## WHAT IS EXPECTED:
For the entries below, the result should be an exact transcription of the lines from the one with "Record Ticket —" up to and including the one with "reserved keys: 4", and only those.

(Dataset items)
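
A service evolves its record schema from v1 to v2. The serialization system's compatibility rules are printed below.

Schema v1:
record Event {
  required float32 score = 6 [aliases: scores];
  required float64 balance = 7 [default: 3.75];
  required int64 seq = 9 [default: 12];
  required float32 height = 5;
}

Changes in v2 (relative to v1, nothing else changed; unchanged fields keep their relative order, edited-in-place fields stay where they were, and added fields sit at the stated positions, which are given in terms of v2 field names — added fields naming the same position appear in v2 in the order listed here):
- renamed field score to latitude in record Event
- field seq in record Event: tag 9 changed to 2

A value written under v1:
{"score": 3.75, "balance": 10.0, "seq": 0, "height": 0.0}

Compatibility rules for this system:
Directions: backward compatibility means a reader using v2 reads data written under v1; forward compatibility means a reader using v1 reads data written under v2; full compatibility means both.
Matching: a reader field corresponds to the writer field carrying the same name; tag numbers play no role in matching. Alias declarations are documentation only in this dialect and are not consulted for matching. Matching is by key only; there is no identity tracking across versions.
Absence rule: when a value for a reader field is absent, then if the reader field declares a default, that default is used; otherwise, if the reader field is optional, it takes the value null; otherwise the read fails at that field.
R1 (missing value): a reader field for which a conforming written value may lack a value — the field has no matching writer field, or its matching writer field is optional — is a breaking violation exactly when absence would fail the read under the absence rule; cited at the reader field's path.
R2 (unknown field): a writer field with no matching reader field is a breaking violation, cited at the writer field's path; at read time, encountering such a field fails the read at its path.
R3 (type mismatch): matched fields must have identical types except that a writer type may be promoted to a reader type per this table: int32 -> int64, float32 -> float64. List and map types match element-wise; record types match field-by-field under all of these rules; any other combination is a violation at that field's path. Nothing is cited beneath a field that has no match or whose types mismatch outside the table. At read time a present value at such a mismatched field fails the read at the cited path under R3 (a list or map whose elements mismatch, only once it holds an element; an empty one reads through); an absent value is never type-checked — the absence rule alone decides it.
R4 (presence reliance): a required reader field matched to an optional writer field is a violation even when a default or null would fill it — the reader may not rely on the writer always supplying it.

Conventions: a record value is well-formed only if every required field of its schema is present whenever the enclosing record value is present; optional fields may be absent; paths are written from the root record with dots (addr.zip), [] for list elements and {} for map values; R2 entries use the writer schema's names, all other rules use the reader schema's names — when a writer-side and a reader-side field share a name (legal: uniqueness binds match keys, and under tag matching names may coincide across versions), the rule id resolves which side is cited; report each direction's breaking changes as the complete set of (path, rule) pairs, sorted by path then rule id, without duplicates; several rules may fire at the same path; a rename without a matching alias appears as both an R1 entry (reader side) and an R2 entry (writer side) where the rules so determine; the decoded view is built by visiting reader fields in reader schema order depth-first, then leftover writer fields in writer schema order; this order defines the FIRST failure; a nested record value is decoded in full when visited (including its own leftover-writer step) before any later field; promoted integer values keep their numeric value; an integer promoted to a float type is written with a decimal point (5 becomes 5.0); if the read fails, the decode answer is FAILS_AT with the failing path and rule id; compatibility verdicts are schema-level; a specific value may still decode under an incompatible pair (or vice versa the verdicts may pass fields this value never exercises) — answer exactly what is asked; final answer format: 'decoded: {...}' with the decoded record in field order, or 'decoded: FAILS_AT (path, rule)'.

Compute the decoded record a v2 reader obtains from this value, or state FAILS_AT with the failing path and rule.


decoded: FAILS_AT (latitude, R1)

in Event below, arrows point writer -> reader
decode walk for Event under reader schema v2:
  read fails at latitude under R1 (no fill)
  => FAILS_AT (latitude, R1)
the rest of the Event diff is inert for this question:
  field seq in record Event: tag 9 changed to 2 -> no rule fires on it and the decoded Event view is identical with or without it


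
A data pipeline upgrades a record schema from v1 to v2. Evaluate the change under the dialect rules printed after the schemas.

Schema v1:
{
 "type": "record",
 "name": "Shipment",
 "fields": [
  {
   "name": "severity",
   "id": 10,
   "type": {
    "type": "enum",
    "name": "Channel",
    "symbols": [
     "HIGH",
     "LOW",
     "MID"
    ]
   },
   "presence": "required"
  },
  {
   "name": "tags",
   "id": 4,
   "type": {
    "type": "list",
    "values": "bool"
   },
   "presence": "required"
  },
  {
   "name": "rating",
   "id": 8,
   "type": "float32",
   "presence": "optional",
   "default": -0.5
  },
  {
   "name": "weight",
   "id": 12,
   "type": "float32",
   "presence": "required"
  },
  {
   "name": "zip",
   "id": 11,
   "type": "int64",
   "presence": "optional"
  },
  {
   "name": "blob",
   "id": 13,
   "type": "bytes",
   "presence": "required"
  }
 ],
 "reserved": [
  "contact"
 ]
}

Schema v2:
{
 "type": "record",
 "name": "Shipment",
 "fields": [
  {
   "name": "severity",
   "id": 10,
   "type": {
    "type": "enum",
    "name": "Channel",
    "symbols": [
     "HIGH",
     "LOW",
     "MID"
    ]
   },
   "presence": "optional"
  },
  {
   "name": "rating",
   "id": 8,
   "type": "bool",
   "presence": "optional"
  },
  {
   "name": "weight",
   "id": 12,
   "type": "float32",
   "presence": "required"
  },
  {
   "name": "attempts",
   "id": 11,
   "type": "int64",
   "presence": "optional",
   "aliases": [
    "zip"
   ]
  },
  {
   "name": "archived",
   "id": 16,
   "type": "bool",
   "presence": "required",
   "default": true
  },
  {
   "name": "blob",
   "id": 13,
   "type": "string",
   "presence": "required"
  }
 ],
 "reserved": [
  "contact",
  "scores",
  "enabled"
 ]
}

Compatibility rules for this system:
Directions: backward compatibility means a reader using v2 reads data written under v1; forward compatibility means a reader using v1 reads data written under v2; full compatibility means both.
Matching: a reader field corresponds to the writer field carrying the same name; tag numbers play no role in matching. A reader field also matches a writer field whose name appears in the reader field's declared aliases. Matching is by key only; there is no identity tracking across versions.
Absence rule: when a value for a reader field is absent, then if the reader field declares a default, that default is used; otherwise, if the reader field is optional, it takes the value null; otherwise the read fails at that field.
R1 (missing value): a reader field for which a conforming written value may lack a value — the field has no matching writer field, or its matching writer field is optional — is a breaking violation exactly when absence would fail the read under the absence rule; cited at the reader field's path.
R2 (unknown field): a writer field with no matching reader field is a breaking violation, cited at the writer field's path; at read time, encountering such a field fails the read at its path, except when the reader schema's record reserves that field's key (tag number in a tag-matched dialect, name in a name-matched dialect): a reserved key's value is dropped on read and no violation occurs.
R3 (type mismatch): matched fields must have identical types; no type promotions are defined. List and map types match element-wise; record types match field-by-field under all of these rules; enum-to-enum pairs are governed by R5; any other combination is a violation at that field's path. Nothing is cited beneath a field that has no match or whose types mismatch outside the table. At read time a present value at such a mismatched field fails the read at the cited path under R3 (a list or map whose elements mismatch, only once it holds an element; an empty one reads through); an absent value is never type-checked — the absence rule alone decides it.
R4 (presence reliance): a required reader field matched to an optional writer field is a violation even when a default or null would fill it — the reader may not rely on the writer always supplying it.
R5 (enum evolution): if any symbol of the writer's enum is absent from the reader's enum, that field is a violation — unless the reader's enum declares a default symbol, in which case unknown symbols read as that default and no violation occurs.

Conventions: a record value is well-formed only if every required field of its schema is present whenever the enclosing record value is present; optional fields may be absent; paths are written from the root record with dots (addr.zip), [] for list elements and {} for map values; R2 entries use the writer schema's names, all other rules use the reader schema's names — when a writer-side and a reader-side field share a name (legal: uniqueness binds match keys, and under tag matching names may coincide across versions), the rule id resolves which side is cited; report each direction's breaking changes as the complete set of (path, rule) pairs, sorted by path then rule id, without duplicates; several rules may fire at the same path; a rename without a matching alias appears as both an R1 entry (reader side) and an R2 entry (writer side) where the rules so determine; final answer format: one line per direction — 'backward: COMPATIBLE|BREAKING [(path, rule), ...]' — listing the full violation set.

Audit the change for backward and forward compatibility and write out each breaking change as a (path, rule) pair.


backward: BREAKING [(blob, R3), (rating, R3), (tags, R2)]; forward: BREAKING [(archived, R2), (attempts, R2), (blob, R3), (rating, R3), (severity, R1), (severity, R4), (tags, R1)]

arrows below run writer -> reader for Shipment
backward on Shipment — v2 reading data written by v1:
  severity <- severity (Channel -> Channel, writer required)
  rating <- rating (float32 -> bool, writer optional)
  weight <- weight (float32 -> float32, writer required)
  attempts <- zip (int64 -> int64, writer optional)
  no writer field matches reader archived
  blob <- blob (bytes -> string, writer required)
  tags (writer side), unknown to reader
  rule R3 violated at blob
  rule R3 violated at rating
  rule R2 violated at tags
  => backward verdict for Shipment: BREAKING, 3 violation(s)
forward on Shipment — v1 reading data written by v2:
  severity <- severity (Channel -> Channel, writer optional)
  no writer field matches reader tags
  rating <- rating (bool -> float32, writer optional)
  weight <- weight (float32 -> float32, writer required)
  no writer field matches reader zip
  blob <- blob (string -> bytes, writer required)
  attempts (writer side), unknown to reader
  archived (writer side), unknown to reader
  rule R2 violated at archived
  rule R2 violated at attempts
  rule R3 violated at blob
  rule R3 violated at rating
  rule R1 violated at severity
  rule R4 violated at severity
  rule R1 violated at tags
  => forward verdict for Shipment: BREAKING, 7 violation(s)


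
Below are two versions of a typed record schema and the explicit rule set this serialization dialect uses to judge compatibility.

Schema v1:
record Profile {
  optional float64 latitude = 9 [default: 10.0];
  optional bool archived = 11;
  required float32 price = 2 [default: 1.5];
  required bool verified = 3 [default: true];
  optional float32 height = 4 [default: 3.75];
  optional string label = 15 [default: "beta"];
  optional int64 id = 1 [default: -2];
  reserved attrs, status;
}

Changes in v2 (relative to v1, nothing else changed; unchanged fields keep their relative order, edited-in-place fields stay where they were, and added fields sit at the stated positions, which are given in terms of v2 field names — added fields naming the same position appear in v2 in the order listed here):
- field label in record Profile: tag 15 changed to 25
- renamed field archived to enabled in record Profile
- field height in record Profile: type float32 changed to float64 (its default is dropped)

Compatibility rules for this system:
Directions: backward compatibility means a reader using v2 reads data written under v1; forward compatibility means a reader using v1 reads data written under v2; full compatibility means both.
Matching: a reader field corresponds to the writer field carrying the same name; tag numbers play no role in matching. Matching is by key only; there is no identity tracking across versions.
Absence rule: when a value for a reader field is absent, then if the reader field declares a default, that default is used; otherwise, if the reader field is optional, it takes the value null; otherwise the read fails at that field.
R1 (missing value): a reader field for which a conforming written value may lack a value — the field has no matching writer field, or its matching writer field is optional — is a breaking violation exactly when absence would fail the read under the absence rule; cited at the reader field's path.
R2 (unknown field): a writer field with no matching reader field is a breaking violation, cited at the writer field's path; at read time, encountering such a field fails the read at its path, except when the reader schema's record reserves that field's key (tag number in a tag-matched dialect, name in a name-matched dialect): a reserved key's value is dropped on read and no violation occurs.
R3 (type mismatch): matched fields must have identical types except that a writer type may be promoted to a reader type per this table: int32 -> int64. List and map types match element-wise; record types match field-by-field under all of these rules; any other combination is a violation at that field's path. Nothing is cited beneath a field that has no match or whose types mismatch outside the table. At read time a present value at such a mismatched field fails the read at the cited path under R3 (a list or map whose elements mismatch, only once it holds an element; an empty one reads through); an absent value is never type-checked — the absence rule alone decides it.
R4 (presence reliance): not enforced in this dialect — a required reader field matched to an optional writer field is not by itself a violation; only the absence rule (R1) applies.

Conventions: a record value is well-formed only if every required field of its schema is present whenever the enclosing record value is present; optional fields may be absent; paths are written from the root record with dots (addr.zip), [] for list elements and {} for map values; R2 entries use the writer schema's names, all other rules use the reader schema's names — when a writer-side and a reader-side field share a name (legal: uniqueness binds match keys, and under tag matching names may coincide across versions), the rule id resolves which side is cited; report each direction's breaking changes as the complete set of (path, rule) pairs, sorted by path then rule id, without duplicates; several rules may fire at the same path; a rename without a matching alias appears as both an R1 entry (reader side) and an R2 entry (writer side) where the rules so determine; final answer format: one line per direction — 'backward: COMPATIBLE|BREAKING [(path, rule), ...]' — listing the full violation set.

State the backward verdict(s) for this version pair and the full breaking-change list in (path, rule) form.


the writer's type comes first in each Profile pair
backward on Profile — v2 reading data written by v1:
  latitude <- latitude (float64 -> float64, writer optional)
  enabled has no writer counterpart
  price <- price (float32 -> float32, writer required)
  verified <- verified (bool -> bool, writer required)
  height <- height (float32 -> float64, writer optional)
  label <- label (string -> string, writer optional)
  id <- id (int64 -> int64, writer optional)
  writer archived: unknown to reader
  breaking: (archived, R2)
  breaking: (height, R3)
  backward on Profile therefore BREAKING (2)
the rest of the Profile diff is inert for this question:
  field label in record Profile: tag 15 changed to 25 -> no rule fires on it in Profile's dialect; the asked verdict holds

backward: BREAKING [(archived, R2), (height, R3)]


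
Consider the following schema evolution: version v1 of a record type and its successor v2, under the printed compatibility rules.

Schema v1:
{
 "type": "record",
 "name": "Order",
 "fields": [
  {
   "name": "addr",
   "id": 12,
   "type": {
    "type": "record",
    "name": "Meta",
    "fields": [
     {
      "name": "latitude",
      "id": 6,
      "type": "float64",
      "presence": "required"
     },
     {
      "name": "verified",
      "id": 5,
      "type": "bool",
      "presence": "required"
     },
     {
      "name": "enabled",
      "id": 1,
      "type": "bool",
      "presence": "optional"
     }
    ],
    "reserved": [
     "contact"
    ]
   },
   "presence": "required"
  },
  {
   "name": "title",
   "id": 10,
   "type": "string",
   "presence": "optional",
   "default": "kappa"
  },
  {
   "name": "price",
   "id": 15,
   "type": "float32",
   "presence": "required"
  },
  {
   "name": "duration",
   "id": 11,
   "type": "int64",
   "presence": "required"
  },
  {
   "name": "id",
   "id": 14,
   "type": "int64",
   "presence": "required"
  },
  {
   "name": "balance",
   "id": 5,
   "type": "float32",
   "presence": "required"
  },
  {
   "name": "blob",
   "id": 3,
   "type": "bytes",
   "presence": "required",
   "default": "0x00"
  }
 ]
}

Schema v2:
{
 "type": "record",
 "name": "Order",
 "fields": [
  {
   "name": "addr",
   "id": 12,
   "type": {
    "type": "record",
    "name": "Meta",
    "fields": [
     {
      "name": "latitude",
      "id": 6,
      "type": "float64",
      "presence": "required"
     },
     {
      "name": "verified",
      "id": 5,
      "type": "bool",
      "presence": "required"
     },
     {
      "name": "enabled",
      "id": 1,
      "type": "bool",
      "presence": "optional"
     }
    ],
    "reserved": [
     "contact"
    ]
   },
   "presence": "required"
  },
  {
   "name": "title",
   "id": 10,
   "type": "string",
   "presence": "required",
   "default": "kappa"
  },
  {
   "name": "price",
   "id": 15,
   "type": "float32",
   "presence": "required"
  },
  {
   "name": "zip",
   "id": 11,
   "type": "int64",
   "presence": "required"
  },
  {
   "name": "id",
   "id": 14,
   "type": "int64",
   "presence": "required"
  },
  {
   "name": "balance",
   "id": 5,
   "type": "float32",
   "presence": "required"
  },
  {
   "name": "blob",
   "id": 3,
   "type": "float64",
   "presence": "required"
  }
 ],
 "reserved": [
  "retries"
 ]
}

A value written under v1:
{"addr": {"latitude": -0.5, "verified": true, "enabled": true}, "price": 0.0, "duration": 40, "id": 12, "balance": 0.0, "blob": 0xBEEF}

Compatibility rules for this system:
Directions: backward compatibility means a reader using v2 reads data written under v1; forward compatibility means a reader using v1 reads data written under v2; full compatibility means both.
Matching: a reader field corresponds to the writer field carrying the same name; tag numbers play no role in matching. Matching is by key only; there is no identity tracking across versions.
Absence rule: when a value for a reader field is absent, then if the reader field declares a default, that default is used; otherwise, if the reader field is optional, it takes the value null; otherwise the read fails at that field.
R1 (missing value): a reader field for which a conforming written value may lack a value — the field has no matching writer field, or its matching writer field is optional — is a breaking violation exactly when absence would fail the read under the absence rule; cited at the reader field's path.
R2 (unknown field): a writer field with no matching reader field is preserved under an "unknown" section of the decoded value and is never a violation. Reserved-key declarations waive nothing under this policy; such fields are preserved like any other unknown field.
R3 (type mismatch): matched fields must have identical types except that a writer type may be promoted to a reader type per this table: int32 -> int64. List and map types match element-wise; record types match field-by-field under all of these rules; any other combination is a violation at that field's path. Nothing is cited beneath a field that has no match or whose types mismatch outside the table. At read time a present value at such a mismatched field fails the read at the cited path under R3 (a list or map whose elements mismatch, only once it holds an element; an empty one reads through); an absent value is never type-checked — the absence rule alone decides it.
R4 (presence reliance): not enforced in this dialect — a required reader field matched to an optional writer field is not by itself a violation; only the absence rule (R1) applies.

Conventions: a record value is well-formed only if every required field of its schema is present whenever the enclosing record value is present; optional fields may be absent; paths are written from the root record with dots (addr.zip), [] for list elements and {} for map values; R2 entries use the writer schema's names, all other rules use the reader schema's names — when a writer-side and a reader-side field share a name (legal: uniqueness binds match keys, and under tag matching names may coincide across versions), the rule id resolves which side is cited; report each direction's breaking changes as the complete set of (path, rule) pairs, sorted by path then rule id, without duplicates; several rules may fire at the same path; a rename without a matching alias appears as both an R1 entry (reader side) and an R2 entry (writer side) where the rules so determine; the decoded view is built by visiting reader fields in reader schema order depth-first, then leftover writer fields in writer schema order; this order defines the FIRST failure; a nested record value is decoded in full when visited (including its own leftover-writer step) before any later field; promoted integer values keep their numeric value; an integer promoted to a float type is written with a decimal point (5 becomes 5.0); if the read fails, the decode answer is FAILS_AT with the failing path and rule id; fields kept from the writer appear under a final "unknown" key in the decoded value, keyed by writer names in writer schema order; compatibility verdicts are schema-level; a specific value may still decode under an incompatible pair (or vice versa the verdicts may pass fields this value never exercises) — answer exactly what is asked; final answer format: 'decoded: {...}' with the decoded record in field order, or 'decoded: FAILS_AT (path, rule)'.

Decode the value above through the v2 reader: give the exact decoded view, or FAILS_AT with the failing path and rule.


in Order below, arrows point writer -> reader
decode (reader v2):
  addr.latitude := -0.5
  addr.verified := true
  addr.enabled := true
  title := "kappa" (no value, default fills)
  price := 0.0
  read fails at zip under R1 (no fill)
  => FAILS_AT (zip, R1)
the rest of the Order diff is inert for this question:
  field title in record Order: optional changed to required -> inert under this dialect — no rule fires on Order and the result does not move
  field blob in record Order: type bytes changed to float64 (its default is dropped) -> a verdict-level change on Order — the shown value reads the same

decoded: FAILS_AT (zip, R1)


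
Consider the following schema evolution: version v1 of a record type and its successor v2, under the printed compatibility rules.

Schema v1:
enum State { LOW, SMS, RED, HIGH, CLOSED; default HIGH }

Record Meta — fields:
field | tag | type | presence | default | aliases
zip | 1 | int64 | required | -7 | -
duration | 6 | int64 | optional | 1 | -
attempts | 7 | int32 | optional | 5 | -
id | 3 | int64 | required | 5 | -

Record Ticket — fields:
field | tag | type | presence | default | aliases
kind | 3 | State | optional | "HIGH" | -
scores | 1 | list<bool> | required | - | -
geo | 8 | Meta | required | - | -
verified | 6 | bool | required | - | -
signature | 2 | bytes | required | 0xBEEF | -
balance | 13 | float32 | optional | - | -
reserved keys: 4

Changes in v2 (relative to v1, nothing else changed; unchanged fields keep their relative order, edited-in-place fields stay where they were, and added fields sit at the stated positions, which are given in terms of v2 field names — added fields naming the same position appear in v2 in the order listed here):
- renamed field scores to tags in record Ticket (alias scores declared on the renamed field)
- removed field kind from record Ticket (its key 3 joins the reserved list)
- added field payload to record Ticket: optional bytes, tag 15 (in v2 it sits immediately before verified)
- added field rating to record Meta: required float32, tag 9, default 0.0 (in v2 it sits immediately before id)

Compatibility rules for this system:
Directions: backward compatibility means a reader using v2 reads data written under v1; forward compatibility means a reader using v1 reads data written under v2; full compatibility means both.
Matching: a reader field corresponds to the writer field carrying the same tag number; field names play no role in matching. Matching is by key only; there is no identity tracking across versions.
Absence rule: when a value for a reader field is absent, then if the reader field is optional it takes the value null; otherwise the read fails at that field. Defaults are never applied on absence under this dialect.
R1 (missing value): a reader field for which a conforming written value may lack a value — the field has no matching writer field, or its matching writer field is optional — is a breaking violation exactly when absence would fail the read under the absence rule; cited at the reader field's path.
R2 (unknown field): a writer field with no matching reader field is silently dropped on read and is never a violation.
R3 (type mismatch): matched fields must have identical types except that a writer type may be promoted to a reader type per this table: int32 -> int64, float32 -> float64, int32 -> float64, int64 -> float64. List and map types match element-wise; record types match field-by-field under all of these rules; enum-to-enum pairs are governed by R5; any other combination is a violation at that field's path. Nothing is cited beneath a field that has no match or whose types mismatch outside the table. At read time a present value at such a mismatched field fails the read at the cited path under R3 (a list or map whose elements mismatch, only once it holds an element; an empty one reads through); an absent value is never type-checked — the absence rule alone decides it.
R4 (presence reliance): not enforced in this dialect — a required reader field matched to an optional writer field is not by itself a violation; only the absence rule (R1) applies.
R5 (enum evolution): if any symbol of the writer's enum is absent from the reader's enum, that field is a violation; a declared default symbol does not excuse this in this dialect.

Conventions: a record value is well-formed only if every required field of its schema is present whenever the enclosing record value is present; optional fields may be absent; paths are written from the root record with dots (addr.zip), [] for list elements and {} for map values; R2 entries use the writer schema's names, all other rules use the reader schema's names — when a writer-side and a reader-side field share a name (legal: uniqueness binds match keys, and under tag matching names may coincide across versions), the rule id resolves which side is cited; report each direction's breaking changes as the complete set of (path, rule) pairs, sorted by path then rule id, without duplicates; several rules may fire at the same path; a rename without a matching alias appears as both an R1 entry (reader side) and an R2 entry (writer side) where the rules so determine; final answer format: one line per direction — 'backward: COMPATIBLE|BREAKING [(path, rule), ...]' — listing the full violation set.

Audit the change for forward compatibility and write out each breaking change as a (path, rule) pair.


in Ticket below, arrows point writer -> reader
forward analysis of Ticket with v1 as reader and v2 as writer:
  no writer field matches reader kind
  writer required, list<bool> -> list<bool>: reader scores maps from writer tags
  writer required, Meta -> Meta: reader geo maps from writer geo
  writer required, bool -> bool: reader verified maps from writer verified
  writer required, bytes -> bytes: reader signature maps from writer signature
  writer optional, float32 -> float32: reader balance maps from writer balance
  writer payload: unknown to reader
  writer required, int64 -> int64: reader geo.zip maps from writer geo.zip
  writer optional, int64 -> int64: reader geo.duration maps from writer geo.duration
  writer optional, int32 -> int32: reader geo.attempts maps from writer geo.attempts
  writer required, int64 -> int64: reader geo.id maps from writer geo.id
  writer geo.rating: unknown to reader
  nothing fires on Ticket: forward is COMPATIBLE
the rest of the Ticket diff is inert for this question:
  renamed field scores to tags in record Ticket (alias scores declared on the renamed field) -> triggers nothing under Ticket's printed rules — same verdict
  removed field kind from record Ticket (its key 3 joins the reserved list) -> triggers nothing under Ticket's printed rules — same verdict
  added field payload to record Ticket: optional bytes, tag 15 (in v2 it sits immediately before verified) -> triggers nothing under Ticket's printed rules — same verdict
  added field rating to record Meta: required float32, tag 9, default 0.0 (in v2 it sits immediately before id) -> affects backward compatibility only, which is not asked

forward: COMPATIBLE []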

## TASK OUTPUT:
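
Record Ticket — fields:
field | tag | type | presence | default | aliases
kind | 3 | State | optional | "HIGH" | -
scores | 1 | list<bool> | required | - | -
geo | 8 | Meta | required | - | -
verified | 6 | bool | required | - | -
signature | 2 | bytes | required | 0xBEEF | -
balance | 13 | float32 | optional | - | -
reserved keys: 4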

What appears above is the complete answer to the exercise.